EXERCISE AIM: Only the lines from the beginning of the data below through the line containing "DivU: latency 7 cycles" belong in the response, each copied exactly.

EXTRACTED ENTRIES:
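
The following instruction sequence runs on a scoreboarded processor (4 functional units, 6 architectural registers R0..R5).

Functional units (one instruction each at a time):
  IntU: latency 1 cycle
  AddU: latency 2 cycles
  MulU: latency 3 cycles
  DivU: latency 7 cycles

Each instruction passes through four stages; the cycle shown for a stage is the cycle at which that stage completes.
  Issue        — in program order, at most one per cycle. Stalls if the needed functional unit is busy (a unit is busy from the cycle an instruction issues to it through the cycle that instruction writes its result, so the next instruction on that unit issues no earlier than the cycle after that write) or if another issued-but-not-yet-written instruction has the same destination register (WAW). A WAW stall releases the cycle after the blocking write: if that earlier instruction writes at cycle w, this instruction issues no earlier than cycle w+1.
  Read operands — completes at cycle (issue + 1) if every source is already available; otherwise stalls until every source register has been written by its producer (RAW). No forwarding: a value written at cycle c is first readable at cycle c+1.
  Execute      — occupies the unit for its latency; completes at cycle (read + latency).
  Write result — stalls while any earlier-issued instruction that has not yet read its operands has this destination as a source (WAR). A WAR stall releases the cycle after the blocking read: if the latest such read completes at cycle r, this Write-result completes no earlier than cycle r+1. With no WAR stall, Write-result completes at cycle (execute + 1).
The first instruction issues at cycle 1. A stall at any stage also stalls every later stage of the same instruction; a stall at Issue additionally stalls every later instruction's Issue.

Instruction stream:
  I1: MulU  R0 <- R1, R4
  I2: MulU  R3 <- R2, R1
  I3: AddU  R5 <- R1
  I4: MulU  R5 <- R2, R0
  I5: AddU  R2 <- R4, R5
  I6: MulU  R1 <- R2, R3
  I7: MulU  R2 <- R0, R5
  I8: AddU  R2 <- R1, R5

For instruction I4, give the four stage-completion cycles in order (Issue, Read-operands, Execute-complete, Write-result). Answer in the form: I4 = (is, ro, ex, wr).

cycle 1: I1→MulU
cycle 2: I1 RO
cycle 5: I1 EX
cycle 6: I1 WR R0
cycle 7: I2→MulU
cycle 8: I2 RO | I3→AddU
cycle 9: I3 RO
cycle 11: I2 EX | I3 EX
cycle 12: I2 WR R3 | I3 WR R5
cycle 13: I4→MulU
cycle 14: I4 RO | I5→AddU
cycle 17: I4 EX
cycle 18: I4 WR R5
cycle 19: I5 RO | I6→MulU
cycle 21: I5 EX
cycle 22: I5 WR R2
cycle 23: I6 RO
cycle 26: I6 EX
cycle 27: I6 WR R1
cycle 28: I7→MulU
cycle 29: I7 RO
cycle 32: I7 EX
cycle 33: I7 WR R2
cycle 34: I8→AddU
cycle 35: I8 RO
cycle 37: I8 EX
cycle 38: I8 WR R2

I4 = (13, 14, 17, 18)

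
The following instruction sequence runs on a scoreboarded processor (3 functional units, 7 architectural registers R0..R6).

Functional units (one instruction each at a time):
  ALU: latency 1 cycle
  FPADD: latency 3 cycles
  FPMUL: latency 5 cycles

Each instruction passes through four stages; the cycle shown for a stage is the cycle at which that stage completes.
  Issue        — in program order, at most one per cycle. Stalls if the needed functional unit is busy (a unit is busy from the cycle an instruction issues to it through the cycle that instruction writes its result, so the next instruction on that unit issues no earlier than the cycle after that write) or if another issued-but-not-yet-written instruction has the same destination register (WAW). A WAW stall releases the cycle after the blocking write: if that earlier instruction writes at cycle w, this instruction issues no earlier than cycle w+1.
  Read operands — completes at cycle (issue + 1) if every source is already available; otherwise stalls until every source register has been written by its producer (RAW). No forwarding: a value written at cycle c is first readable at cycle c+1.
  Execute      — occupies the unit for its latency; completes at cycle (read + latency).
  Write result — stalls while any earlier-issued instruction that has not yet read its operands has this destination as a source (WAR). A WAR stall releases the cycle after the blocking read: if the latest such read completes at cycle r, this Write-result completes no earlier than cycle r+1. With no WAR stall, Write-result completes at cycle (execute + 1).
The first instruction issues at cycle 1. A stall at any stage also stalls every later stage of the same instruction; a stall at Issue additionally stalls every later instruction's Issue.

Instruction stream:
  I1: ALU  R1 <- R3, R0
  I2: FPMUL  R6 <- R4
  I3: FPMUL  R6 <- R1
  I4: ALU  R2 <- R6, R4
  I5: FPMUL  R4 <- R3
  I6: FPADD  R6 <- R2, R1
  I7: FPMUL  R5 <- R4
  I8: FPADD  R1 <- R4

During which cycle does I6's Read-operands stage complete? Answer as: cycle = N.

cycle = 21

  I1 | 1 | 2 | 3 | 4
  I2 | 2 | 3 | 8 | 9
  I3 | 10 | 11 | 16 | 17   struct: FPMUL busy until I2 writes@9
  I4 | 11 | 18 | 19 | 20   RAW R6: wait I3 write@17
  I5 | 18 | 19 | 24 | 25   struct: FPMUL busy until I3 writes@17
  I6 | 19 | 21 | 24 | 25   RAW R2: wait I4 write@20
  I7 | 26 | 27 | 32 | 33   struct: FPMUL busy until I5 writes@25
  I8 | 27 | 28 | 31 | 32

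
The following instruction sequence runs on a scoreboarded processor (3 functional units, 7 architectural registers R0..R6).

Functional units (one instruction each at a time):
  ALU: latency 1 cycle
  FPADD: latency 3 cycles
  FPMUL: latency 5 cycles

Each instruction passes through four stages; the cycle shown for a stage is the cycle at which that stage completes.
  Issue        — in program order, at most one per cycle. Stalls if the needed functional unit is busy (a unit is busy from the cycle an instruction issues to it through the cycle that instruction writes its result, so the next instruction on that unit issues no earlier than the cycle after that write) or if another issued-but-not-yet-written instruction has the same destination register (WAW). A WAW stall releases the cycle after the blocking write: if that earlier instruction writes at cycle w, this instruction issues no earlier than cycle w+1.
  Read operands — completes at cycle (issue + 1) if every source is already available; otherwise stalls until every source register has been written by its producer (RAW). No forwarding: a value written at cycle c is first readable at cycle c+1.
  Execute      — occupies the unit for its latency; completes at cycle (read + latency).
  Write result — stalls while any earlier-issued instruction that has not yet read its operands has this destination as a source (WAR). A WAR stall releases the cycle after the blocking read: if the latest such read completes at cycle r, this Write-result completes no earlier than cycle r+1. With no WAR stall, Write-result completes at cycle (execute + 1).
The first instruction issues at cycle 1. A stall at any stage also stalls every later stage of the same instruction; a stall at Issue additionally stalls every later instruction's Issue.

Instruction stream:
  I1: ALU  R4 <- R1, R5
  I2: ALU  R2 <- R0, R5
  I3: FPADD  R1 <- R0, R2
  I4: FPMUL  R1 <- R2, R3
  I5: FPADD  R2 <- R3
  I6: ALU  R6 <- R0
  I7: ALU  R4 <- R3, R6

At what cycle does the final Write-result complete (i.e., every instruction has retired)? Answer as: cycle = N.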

RESPONSE:
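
The following instruction sequence runs on a scoreboarded processor (4 functional units, 6 architectural registers R0..R5).

Functional units (one instruction each at a time):
  IntU: latency 1 cycle
  AddU: latency 2 cycles
  MulU: latency 3 cycles
  DivU: latency 7 cycles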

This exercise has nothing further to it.